* _Exercise requirements_:
Copy exactly the run of lines that begins at the line with "For a MEMS parallel-plate" and ends at the final line of the entries.

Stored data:
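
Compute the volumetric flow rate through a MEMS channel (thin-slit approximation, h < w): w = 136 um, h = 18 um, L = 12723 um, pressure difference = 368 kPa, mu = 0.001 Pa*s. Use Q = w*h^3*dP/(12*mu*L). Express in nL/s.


Step 1: Convert all dimensions to SI (meters).
w = 136e-6 m, h = 18e-6 m, L = 12723e-6 m, dP = 368e3 Pa
Step 2: Q = w * h^3 * dP / (12 * mu * L)
Q = 136e-6 * (18e-6)^3 * 368e3 / (12 * 0.001 * 12723e-6) = 1.9117604e-09 m^3/s
Step 3: Convert Q from m^3/s to nL/s (1 m^3 = 1e12 nL, so multiply by 1e12).
Q = 1911.76 nL/s


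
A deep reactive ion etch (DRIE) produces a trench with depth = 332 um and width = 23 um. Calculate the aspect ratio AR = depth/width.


Step 1: AR = depth / width
Step 2: AR = 332 / 23
AR = 14.4


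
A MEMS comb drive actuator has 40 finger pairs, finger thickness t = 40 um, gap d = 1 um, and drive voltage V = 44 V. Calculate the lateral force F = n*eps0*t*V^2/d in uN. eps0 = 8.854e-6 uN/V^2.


Step 1: Parameters: n=40, eps0=8.854e-6 uN/V^2, t=40 um, V=44 V, d=1 um
Step 2: V^2 = 1936
Step 3: F = 40 * 8.854e-6 * 40 * 1936 / 1
F = 27.426 uN


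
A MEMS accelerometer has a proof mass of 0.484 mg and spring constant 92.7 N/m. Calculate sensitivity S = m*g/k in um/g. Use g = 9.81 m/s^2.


Step 1: Convert mass: m = 0.484 mg = 4.84e-07 kg
Step 2: S = m * g / k = 4.84e-07 * 9.81 / 92.7
Step 3: S = 5.12e-08 m/g
Step 4: Convert to um/g: S = 0.051 um/g


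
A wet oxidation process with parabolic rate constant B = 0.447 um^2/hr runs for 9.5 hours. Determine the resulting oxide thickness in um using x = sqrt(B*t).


Step 1: Compute B*t = 0.447 * 9.5 = 4.2465
Step 2: x = sqrt(4.2465)
x = 2.061 um


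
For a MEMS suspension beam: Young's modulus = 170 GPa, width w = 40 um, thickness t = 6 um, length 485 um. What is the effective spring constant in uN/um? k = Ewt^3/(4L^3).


Step 1: Convert E to consistent units (1 GPa = 1000 uN/um^2).
E = 170 GPa = 170000 uN/um^2
Step 2: Compute t^3 = 6^3 = 216
Step 3: Compute L^3 = 485^3 = 114084125
Step 4: k = 170000 * 40 * 216 / (4 * 114084125)
k = 3.2187 uN/um


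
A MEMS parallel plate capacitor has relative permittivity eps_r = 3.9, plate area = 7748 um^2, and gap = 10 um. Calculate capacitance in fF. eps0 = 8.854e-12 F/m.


Step 1: Convert area to m^2: A = 7748e-12 m^2
Step 2: Convert gap to m: d = 10e-6 m
Step 3: C = eps0 * eps_r * A / d
C = 8.854e-12 * 3.9 * 7748e-12 / 10e-6
Step 4: Convert to fF (multiply by 1e15).
C = 26.75 fF


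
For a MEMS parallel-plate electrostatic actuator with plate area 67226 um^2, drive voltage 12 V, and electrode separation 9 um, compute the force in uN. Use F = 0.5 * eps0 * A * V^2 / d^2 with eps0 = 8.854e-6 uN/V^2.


Step 1: Identify parameters.
eps0 = 8.854e-6 uN/V^2, A = 67226 um^2, V = 12 V, d = 9 um
Step 2: Compute V^2 = 12^2 = 144
Step 3: Compute d^2 = 9^2 = 81
Step 4: F = 0.5 * 8.854e-6 * 67226 * 144 / 81
F = 0.529 uN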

* _Solution to the problem_:
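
For a MEMS parallel-plate electrostatic actuator with plate area 67226 um^2, drive voltage 12 V, and electrode separation 9 um, compute the force in uN. Use F = 0.5 * eps0 * A * V^2 / d^2 with eps0 = 8.854e-6 uN/V^2.


Step 1: Identify parameters.
eps0 = 8.854e-6 uN/V^2, A = 67226 um^2, V = 12 V, d = 9 um
Step 2: Compute V^2 = 12^2 = 144
Step 3: Compute d^2 = 9^2 = 81
Step 4: F = 0.5 * 8.854e-6 * 67226 * 144 / 81
F = 0.529 uN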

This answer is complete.